* Exercise *
Which lines in the data below contain the word "with"? Pull each of them out.

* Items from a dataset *
=== Section Start ===

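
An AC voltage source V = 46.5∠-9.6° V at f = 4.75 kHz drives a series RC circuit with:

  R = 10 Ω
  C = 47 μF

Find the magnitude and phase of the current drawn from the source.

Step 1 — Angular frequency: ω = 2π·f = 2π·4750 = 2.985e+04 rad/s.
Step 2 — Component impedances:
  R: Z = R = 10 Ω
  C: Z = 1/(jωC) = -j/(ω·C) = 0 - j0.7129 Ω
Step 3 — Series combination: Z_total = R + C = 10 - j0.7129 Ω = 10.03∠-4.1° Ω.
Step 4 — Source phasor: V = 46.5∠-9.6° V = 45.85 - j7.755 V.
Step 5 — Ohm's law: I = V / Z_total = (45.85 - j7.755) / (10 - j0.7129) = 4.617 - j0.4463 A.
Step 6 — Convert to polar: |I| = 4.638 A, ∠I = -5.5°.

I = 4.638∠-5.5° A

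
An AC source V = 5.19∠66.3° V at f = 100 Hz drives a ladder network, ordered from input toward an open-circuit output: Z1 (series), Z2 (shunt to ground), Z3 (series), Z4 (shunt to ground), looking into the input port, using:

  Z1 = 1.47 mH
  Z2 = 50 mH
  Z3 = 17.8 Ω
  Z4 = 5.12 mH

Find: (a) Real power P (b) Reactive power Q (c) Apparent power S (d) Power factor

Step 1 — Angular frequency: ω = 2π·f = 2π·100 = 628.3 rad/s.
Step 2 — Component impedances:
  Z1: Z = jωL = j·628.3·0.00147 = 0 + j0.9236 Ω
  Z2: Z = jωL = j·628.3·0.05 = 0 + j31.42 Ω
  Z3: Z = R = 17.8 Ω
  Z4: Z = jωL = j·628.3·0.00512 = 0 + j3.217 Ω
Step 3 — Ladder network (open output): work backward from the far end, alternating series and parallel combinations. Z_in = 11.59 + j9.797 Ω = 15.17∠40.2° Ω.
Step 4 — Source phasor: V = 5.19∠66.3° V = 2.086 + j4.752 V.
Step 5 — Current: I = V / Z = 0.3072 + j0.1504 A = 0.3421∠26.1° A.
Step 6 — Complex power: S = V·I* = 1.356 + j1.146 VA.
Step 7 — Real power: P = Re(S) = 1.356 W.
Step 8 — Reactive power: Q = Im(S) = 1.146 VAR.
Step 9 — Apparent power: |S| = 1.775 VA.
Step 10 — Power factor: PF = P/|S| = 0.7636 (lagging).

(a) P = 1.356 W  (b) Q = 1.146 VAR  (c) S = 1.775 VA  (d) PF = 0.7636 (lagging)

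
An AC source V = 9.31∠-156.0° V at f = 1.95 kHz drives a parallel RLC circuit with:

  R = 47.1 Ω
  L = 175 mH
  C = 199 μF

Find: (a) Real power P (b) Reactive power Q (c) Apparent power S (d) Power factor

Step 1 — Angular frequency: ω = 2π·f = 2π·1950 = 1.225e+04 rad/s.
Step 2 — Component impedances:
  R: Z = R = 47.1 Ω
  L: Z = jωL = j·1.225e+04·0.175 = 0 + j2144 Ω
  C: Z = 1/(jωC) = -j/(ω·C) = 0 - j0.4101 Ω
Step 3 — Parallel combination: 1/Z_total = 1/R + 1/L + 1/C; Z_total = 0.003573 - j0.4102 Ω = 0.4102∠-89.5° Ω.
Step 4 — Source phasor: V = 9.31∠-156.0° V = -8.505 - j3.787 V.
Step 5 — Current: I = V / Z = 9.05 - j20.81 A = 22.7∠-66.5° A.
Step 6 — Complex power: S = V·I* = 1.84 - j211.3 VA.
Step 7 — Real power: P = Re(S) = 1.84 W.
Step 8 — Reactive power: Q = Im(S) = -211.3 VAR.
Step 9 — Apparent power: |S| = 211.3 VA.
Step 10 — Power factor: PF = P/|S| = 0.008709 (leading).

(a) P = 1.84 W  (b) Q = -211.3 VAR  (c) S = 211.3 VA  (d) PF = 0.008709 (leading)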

=== Section End ===

* Output for this exercise *
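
An AC voltage source V = 46.5∠-9.6° V at f = 4.75 kHz drives a series RC circuit with:
An AC source V = 9.31∠-156.0° V at f = 1.95 kHz drives a parallel RLC circuit with: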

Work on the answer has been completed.